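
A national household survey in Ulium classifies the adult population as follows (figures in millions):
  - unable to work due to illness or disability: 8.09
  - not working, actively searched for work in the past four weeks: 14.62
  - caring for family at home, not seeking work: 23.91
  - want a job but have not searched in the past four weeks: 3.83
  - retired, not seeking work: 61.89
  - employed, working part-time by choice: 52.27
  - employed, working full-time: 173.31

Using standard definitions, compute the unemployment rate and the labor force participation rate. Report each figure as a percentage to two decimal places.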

----------------

Work instructions ->
Which lines hold the word "seeking"? Copy each of them from the records.

Completed task ->
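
  - caring for family at home, not seeking work: 23.91
  - retired, not seeking work: 61.89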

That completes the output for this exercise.